## [WORK TASK]
Only the line containing "(7,2), (12,3), (2,1), (3,5), (15,6), (16,7), (11,4)" and the lines after it, through the end of the data below, are to be returned, each exactly as it stands.
★ ★ ★ ★ ★ ★ ★
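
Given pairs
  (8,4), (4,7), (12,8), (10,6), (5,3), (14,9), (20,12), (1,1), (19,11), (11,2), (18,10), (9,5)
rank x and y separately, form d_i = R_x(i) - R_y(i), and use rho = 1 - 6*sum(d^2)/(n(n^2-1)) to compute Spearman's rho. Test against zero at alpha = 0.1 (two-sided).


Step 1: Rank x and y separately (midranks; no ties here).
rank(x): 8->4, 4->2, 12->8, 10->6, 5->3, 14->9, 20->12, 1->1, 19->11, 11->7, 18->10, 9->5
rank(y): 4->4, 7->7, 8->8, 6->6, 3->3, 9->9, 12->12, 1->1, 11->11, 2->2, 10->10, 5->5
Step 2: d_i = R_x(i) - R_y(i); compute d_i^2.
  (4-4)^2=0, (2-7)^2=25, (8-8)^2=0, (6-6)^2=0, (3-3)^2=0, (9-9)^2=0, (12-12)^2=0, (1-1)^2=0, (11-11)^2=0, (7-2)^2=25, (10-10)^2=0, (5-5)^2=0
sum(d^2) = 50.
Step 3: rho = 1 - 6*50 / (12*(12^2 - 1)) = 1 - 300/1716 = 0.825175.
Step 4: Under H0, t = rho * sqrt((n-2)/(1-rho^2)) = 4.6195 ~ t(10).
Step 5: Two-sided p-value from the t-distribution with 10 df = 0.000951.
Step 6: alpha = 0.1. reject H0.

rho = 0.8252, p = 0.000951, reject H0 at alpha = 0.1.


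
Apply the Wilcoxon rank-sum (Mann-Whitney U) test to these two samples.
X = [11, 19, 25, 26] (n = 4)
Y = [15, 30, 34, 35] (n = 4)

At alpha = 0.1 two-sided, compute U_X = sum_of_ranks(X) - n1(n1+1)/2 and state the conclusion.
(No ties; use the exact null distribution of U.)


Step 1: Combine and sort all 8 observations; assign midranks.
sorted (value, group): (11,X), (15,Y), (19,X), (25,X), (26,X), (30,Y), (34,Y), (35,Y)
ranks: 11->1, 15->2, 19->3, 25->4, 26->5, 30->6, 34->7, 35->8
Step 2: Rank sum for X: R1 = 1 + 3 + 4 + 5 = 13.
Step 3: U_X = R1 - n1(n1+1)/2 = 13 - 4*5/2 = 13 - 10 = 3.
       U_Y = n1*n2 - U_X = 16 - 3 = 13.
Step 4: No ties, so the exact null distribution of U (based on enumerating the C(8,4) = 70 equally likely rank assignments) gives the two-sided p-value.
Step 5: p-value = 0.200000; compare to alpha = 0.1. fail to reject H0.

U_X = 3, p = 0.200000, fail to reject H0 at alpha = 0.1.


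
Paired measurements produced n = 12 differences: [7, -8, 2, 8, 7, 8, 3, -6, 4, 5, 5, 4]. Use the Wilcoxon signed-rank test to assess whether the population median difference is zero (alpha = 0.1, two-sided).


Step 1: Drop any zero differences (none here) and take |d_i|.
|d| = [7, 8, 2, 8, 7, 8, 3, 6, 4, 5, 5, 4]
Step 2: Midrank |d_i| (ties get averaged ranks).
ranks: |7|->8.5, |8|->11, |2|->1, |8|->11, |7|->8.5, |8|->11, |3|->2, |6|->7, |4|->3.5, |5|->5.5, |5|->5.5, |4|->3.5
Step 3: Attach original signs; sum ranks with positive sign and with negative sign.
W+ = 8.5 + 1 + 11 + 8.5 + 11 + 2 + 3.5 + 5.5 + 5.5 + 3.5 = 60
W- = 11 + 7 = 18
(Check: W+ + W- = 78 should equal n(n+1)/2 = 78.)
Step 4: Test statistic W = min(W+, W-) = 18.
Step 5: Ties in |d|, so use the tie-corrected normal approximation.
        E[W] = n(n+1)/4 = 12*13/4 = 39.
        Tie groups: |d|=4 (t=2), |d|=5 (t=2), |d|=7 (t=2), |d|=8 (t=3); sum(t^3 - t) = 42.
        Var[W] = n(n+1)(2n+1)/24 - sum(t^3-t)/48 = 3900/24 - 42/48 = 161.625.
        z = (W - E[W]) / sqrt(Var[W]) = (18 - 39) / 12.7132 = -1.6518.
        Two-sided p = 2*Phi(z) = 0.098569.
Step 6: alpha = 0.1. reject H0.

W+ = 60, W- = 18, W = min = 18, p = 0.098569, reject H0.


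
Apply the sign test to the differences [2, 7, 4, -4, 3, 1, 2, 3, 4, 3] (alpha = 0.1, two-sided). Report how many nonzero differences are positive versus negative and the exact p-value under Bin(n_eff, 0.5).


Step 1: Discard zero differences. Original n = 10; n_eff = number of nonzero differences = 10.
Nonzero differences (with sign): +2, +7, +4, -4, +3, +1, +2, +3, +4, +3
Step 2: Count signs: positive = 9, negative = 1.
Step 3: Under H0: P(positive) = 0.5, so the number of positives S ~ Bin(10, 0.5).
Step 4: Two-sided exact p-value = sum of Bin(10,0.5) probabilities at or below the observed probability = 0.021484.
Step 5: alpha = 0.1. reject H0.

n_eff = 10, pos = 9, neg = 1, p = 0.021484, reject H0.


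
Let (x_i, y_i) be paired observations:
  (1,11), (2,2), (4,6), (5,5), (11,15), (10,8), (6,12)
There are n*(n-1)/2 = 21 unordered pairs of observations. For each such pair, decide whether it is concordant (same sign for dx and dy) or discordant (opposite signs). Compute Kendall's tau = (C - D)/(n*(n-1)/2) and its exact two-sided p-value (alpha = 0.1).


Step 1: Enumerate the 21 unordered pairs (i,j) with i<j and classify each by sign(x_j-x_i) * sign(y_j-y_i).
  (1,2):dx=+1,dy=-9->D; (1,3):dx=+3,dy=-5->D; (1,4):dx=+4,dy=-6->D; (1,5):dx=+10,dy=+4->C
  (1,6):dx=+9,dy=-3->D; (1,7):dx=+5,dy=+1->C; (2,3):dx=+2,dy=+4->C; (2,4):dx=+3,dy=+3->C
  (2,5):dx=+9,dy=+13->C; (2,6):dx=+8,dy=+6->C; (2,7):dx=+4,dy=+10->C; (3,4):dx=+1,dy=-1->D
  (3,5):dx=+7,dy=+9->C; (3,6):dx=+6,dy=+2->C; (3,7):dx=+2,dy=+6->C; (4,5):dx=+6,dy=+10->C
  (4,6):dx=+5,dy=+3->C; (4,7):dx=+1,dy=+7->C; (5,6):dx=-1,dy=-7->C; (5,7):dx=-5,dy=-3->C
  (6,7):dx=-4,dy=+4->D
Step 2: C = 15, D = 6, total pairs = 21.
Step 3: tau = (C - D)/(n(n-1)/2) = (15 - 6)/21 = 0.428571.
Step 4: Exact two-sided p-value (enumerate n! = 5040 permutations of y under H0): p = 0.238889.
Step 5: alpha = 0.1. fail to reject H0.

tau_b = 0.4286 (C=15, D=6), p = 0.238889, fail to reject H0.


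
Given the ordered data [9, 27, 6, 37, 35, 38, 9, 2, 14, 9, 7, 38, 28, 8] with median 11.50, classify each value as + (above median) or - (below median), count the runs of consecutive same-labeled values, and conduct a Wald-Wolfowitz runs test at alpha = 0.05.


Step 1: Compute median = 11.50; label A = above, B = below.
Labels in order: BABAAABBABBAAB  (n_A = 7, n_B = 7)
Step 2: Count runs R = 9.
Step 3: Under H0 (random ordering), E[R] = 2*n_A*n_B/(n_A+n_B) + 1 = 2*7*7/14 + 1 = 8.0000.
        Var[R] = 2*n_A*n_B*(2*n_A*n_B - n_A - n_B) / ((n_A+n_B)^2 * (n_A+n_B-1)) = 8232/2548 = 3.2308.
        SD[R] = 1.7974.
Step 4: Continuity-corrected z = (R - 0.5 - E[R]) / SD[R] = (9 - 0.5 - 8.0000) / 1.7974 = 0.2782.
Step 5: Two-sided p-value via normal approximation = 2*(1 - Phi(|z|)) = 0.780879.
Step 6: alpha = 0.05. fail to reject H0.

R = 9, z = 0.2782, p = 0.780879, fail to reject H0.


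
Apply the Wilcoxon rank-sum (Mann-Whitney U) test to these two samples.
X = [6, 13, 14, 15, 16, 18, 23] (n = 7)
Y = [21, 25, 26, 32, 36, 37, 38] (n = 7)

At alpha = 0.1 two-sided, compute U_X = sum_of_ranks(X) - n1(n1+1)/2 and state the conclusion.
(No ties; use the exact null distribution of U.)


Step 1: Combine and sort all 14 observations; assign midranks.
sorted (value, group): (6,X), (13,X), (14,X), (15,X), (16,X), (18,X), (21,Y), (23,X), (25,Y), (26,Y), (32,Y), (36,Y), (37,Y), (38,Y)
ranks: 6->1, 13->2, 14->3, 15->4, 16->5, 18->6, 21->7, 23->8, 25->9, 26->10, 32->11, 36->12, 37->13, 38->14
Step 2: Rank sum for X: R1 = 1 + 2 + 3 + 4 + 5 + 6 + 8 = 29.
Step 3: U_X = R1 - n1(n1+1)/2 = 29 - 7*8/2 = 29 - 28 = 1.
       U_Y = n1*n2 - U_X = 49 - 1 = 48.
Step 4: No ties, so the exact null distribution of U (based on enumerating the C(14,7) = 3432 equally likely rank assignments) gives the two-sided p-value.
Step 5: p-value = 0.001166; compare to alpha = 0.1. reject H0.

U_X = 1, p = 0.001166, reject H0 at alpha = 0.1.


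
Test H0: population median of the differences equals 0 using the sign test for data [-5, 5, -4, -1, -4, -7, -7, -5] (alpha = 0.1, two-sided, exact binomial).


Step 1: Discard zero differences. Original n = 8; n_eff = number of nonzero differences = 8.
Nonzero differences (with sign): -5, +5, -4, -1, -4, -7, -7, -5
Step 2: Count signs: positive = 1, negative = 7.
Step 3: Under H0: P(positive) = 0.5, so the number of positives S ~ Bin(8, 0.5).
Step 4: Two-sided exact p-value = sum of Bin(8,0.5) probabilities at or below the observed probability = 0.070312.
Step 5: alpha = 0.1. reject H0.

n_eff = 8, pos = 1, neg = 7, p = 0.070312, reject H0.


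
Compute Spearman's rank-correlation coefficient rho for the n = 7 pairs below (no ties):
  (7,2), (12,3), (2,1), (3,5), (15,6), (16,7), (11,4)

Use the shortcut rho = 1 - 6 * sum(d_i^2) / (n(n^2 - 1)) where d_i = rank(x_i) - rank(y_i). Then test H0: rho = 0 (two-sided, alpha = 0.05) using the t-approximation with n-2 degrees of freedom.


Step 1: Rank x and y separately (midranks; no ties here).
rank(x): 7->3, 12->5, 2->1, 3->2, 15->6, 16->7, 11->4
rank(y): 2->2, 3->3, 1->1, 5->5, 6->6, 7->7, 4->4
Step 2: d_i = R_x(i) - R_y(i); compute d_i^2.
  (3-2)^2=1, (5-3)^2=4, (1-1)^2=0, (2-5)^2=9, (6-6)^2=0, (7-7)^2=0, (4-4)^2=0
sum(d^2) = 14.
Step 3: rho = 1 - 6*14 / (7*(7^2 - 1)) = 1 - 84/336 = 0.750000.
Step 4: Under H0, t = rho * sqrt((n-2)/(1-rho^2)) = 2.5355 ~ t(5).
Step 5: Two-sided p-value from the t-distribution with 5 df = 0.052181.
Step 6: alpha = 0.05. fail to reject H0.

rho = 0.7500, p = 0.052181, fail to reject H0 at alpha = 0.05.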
★ ★ ★ ★ ★ ★ ★
## [THE COMPLETED TASK]
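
  (7,2), (12,3), (2,1), (3,5), (15,6), (16,7), (11,4)

Use the shortcut rho = 1 - 6 * sum(d_i^2) / (n(n^2 - 1)) where d_i = rank(x_i) - rank(y_i). Then test H0: rho = 0 (two-sided, alpha = 0.05) using the t-approximation with n-2 degrees of freedom.


Step 1: Rank x and y separately (midranks; no ties here).
rank(x): 7->3, 12->5, 2->1, 3->2, 15->6, 16->7, 11->4
rank(y): 2->2, 3->3, 1->1, 5->5, 6->6, 7->7, 4->4
Step 2: d_i = R_x(i) - R_y(i); compute d_i^2.
  (3-2)^2=1, (5-3)^2=4, (1-1)^2=0, (2-5)^2=9, (6-6)^2=0, (7-7)^2=0, (4-4)^2=0
sum(d^2) = 14.
Step 3: rho = 1 - 6*14 / (7*(7^2 - 1)) = 1 - 84/336 = 0.750000.
Step 4: Under H0, t = rho * sqrt((n-2)/(1-rho^2)) = 2.5355 ~ t(5).
Step 5: Two-sided p-value from the t-distribution with 5 df = 0.052181.
Step 6: alpha = 0.05. fail to reject H0.

rho = 0.7500, p = 0.052181, fail to reject H0 at alpha = 0.05.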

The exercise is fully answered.